* EXERCISE OBJECTIVE
Present the following entries again, word for word and in full.
------------
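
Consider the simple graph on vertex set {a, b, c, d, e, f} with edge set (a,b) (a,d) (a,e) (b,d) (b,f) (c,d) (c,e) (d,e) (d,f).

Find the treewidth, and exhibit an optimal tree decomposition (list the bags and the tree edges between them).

Every bag has size at most 3, so the width is 3 − 1 = 2 and tw(G) ≤ 2. For the lower bound, the 3 vertices {c, d, e} are pairwise adjacent, and any tree decomposition puts a clique entirely inside one bag — forcing width ≥ 2. The upper and lower bounds meet at 2, so that is the treewidth.

Treewidth 2.
One such decomposition:
Bags: B1 = {a, d, e}  B2 = {c, d, e}  B3 = {a, b, d}  B4 = {b, d, f}
Tree: B1–B2, B1–B3, B3–B4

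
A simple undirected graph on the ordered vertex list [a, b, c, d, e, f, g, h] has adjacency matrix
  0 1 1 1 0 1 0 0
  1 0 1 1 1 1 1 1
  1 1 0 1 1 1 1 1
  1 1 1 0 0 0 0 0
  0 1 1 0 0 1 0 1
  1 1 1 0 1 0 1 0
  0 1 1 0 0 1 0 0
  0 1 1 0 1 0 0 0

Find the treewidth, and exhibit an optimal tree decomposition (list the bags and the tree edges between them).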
------------
* TASK SOLUTION
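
Consider the simple graph on vertex set {a, b, c, d, e, f} with edge set (a,b) (a,d) (a,e) (b,d) (b,f) (c,d) (c,e) (d,e) (d,f).

Find the treewidth, and exhibit an optimal tree decomposition (list the bags and the tree edges between them).

Every bag has size at most 3, so the width is 3 − 1 = 2 and tw(G) ≤ 2. For the lower bound, the 3 vertices {c, d, e} are pairwise adjacent, and any tree decomposition puts a clique entirely inside one bag — forcing width ≥ 2. The upper and lower bounds meet at 2, so that is the treewidth.

Treewidth 2.
One such decomposition:
Bags: B1 = {a, d, e}  B2 = {c, d, e}  B3 = {a, b, d}  B4 = {b, d, f}
Tree: B1–B2, B1–B3, B3–B4

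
A simple undirected graph on the ordered vertex list [a, b, c, d, e, f, g, h] has adjacency matrix
  0 1 1 1 0 1 0 0
  1 0 1 1 1 1 1 1
  1 1 0 1 1 1 1 1
  1 1 1 0 0 0 0 0
  0 1 1 0 0 1 0 1
  1 1 1 0 1 0 1 0
  0 1 1 0 0 1 0 0
  0 1 1 0 1 0 0 0

Find the treewidth, and exhibit an optimal tree decomposition (list the bags and the tree edges between them).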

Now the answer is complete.